DATA SUPPLIED ▸
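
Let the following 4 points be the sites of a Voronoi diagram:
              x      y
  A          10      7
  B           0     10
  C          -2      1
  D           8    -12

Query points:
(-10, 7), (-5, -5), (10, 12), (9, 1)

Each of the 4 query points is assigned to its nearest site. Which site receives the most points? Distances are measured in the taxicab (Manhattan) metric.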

YOUR ASSIGNMENT ▸ From the first line to the last, return the data exactly as written.

WRITTEN RESPONSE ▸
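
Let the following 4 points be the sites of a Voronoi diagram:
              x      y
  A          10      7
  B           0     10
  C          -2      1
  D           8    -12

Query points:
(-10, 7), (-5, -5), (10, 12), (9, 1)

Each of the 4 query points is assigned to its nearest site. Which site receives the most points? Distances are measured in the taxicab (Manhattan) metric.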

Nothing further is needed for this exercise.